- [Task item] Restate every record that follows, keeping it exact.
○ ○ ○ ○
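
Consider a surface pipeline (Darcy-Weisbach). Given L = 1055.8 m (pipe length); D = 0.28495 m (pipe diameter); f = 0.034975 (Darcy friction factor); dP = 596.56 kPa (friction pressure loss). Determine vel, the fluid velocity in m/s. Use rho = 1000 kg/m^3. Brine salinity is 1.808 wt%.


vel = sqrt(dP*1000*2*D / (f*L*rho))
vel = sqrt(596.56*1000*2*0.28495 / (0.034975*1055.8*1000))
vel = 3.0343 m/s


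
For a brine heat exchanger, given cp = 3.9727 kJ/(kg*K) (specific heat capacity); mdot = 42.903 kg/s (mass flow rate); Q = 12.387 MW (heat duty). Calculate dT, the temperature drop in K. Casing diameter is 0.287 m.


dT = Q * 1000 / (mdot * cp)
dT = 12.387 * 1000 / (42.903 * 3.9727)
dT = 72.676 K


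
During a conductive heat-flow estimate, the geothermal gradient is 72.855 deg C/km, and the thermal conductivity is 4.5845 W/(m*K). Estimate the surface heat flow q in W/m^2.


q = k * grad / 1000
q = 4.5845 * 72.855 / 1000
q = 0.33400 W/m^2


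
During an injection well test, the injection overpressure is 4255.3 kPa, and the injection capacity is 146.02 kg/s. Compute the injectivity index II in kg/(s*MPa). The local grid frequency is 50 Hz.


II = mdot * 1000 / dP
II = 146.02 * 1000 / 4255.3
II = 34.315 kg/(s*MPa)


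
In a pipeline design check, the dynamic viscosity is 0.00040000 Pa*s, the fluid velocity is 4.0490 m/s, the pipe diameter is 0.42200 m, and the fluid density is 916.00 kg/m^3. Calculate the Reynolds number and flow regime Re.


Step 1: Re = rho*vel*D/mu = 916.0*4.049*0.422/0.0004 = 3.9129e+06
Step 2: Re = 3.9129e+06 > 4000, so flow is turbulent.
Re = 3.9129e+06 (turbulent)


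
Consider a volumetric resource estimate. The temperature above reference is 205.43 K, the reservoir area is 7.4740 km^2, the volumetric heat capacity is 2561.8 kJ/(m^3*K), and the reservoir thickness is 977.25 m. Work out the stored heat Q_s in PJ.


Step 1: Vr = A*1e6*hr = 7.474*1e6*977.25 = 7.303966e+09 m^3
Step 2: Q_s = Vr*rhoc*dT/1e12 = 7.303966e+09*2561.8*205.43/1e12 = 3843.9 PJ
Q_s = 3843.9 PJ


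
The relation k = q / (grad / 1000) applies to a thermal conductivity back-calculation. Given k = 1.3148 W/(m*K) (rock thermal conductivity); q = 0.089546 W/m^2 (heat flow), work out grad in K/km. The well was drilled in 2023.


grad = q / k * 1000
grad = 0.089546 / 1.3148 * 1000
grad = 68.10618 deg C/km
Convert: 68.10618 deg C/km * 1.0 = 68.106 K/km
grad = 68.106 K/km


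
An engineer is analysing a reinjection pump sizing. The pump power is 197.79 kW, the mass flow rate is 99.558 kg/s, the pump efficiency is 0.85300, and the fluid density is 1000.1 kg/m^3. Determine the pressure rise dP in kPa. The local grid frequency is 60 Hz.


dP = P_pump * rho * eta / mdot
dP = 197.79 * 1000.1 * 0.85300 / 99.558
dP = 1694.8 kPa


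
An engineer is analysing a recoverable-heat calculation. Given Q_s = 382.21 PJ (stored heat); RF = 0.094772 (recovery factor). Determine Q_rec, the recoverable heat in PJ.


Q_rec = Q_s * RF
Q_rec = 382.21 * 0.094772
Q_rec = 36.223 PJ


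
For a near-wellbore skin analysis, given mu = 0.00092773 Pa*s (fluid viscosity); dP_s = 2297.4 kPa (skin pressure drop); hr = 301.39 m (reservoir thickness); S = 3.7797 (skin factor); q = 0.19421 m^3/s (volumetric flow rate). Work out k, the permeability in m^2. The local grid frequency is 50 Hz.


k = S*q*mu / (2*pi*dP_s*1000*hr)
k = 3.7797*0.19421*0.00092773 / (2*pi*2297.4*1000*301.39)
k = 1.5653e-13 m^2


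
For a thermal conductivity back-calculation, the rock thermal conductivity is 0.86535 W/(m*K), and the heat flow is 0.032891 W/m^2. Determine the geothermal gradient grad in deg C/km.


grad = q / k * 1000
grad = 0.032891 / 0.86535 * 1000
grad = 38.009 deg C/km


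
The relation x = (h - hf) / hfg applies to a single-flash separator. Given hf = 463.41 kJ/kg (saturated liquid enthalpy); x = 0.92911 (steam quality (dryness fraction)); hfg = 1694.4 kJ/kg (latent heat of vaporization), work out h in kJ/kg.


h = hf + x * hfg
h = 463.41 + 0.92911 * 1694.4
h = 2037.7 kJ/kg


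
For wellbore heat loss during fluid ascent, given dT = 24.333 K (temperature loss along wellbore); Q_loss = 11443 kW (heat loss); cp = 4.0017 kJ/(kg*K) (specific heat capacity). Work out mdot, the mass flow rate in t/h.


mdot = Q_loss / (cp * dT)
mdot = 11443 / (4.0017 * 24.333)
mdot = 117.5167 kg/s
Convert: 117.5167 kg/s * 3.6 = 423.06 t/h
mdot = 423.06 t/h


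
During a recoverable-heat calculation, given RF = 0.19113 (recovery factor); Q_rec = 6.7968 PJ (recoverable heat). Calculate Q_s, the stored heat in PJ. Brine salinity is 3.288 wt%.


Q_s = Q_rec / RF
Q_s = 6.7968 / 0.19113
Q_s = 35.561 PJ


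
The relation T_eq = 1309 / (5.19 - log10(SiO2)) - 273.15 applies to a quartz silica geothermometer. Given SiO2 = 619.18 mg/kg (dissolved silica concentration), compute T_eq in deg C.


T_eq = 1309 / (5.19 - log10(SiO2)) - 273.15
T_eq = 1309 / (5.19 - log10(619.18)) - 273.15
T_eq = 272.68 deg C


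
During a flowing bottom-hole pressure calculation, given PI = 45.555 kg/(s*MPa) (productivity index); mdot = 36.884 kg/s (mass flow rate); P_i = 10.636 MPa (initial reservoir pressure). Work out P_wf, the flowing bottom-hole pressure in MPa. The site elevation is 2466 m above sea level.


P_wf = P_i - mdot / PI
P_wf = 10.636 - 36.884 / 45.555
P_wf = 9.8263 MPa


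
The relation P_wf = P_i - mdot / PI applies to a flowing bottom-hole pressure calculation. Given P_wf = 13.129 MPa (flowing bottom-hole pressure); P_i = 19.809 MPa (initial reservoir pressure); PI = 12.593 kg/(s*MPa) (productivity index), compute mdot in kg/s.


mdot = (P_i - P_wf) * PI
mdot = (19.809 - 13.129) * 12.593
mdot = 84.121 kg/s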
○ ○ ○ ○
- [Answer area]
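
Consider a surface pipeline (Darcy-Weisbach). Given L = 1055.8 m (pipe length); D = 0.28495 m (pipe diameter); f = 0.034975 (Darcy friction factor); dP = 596.56 kPa (friction pressure loss). Determine vel, the fluid velocity in m/s. Use rho = 1000 kg/m^3. Brine salinity is 1.808 wt%.


vel = sqrt(dP*1000*2*D / (f*L*rho))
vel = sqrt(596.56*1000*2*0.28495 / (0.034975*1055.8*1000))
vel = 3.0343 m/s


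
For a brine heat exchanger, given cp = 3.9727 kJ/(kg*K) (specific heat capacity); mdot = 42.903 kg/s (mass flow rate); Q = 12.387 MW (heat duty). Calculate dT, the temperature drop in K. Casing diameter is 0.287 m.


dT = Q * 1000 / (mdot * cp)
dT = 12.387 * 1000 / (42.903 * 3.9727)
dT = 72.676 K


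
During a conductive heat-flow estimate, the geothermal gradient is 72.855 deg C/km, and the thermal conductivity is 4.5845 W/(m*K). Estimate the surface heat flow q in W/m^2.


q = k * grad / 1000
q = 4.5845 * 72.855 / 1000
q = 0.33400 W/m^2


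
During an injection well test, the injection overpressure is 4255.3 kPa, and the injection capacity is 146.02 kg/s. Compute the injectivity index II in kg/(s*MPa). The local grid frequency is 50 Hz.


II = mdot * 1000 / dP
II = 146.02 * 1000 / 4255.3
II = 34.315 kg/(s*MPa)


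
In a pipeline design check, the dynamic viscosity is 0.00040000 Pa*s, the fluid velocity is 4.0490 m/s, the pipe diameter is 0.42200 m, and the fluid density is 916.00 kg/m^3. Calculate the Reynolds number and flow regime Re.


Step 1: Re = rho*vel*D/mu = 916.0*4.049*0.422/0.0004 = 3.9129e+06
Step 2: Re = 3.9129e+06 > 4000, so flow is turbulent.
Re = 3.9129e+06 (turbulent)


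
Consider a volumetric resource estimate. The temperature above reference is 205.43 K, the reservoir area is 7.4740 km^2, the volumetric heat capacity is 2561.8 kJ/(m^3*K), and the reservoir thickness is 977.25 m. Work out the stored heat Q_s in PJ.


Step 1: Vr = A*1e6*hr = 7.474*1e6*977.25 = 7.303966e+09 m^3
Step 2: Q_s = Vr*rhoc*dT/1e12 = 7.303966e+09*2561.8*205.43/1e12 = 3843.9 PJ
Q_s = 3843.9 PJ


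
The relation k = q / (grad / 1000) applies to a thermal conductivity back-calculation. Given k = 1.3148 W/(m*K) (rock thermal conductivity); q = 0.089546 W/m^2 (heat flow), work out grad in K/km. The well was drilled in 2023.


grad = q / k * 1000
grad = 0.089546 / 1.3148 * 1000
grad = 68.10618 deg C/km
Convert: 68.10618 deg C/km * 1.0 = 68.106 K/km
grad = 68.106 K/km


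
An engineer is analysing a reinjection pump sizing. The pump power is 197.79 kW, the mass flow rate is 99.558 kg/s, the pump efficiency is 0.85300, and the fluid density is 1000.1 kg/m^3. Determine the pressure rise dP in kPa. The local grid frequency is 60 Hz.


dP = P_pump * rho * eta / mdot
dP = 197.79 * 1000.1 * 0.85300 / 99.558
dP = 1694.8 kPa


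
An engineer is analysing a recoverable-heat calculation. Given Q_s = 382.21 PJ (stored heat); RF = 0.094772 (recovery factor). Determine Q_rec, the recoverable heat in PJ.


Q_rec = Q_s * RF
Q_rec = 382.21 * 0.094772
Q_rec = 36.223 PJ


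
For a near-wellbore skin analysis, given mu = 0.00092773 Pa*s (fluid viscosity); dP_s = 2297.4 kPa (skin pressure drop); hr = 301.39 m (reservoir thickness); S = 3.7797 (skin factor); q = 0.19421 m^3/s (volumetric flow rate). Work out k, the permeability in m^2. The local grid frequency is 50 Hz.


k = S*q*mu / (2*pi*dP_s*1000*hr)
k = 3.7797*0.19421*0.00092773 / (2*pi*2297.4*1000*301.39)
k = 1.5653e-13 m^2


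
For a thermal conductivity back-calculation, the rock thermal conductivity is 0.86535 W/(m*K), and the heat flow is 0.032891 W/m^2. Determine the geothermal gradient grad in deg C/km.


grad = q / k * 1000
grad = 0.032891 / 0.86535 * 1000
grad = 38.009 deg C/km


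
The relation x = (h - hf) / hfg applies to a single-flash separator. Given hf = 463.41 kJ/kg (saturated liquid enthalpy); x = 0.92911 (steam quality (dryness fraction)); hfg = 1694.4 kJ/kg (latent heat of vaporization), work out h in kJ/kg.


h = hf + x * hfg
h = 463.41 + 0.92911 * 1694.4
h = 2037.7 kJ/kg


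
For wellbore heat loss during fluid ascent, given dT = 24.333 K (temperature loss along wellbore); Q_loss = 11443 kW (heat loss); cp = 4.0017 kJ/(kg*K) (specific heat capacity). Work out mdot, the mass flow rate in t/h.


mdot = Q_loss / (cp * dT)
mdot = 11443 / (4.0017 * 24.333)
mdot = 117.5167 kg/s
Convert: 117.5167 kg/s * 3.6 = 423.06 t/h
mdot = 423.06 t/h


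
During a recoverable-heat calculation, given RF = 0.19113 (recovery factor); Q_rec = 6.7968 PJ (recoverable heat). Calculate Q_s, the stored heat in PJ. Brine salinity is 3.288 wt%.


Q_s = Q_rec / RF
Q_s = 6.7968 / 0.19113
Q_s = 35.561 PJ


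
The relation T_eq = 1309 / (5.19 - log10(SiO2)) - 273.15 applies to a quartz silica geothermometer. Given SiO2 = 619.18 mg/kg (dissolved silica concentration), compute T_eq in deg C.


T_eq = 1309 / (5.19 - log10(SiO2)) - 273.15
T_eq = 1309 / (5.19 - log10(619.18)) - 273.15
T_eq = 272.68 deg C


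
During a flowing bottom-hole pressure calculation, given PI = 45.555 kg/(s*MPa) (productivity index); mdot = 36.884 kg/s (mass flow rate); P_i = 10.636 MPa (initial reservoir pressure). Work out P_wf, the flowing bottom-hole pressure in MPa. The site elevation is 2466 m above sea level.


P_wf = P_i - mdot / PI
P_wf = 10.636 - 36.884 / 45.555
P_wf = 9.8263 MPa


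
The relation P_wf = P_i - mdot / PI applies to a flowing bottom-hole pressure calculation. Given P_wf = 13.129 MPa (flowing bottom-hole pressure); P_i = 19.809 MPa (initial reservoir pressure); PI = 12.593 kg/(s*MPa) (productivity index), compute mdot in kg/s.


mdot = (P_i - P_wf) * PI
mdot = (19.809 - 13.129) * 12.593
mdot = 84.121 kg/s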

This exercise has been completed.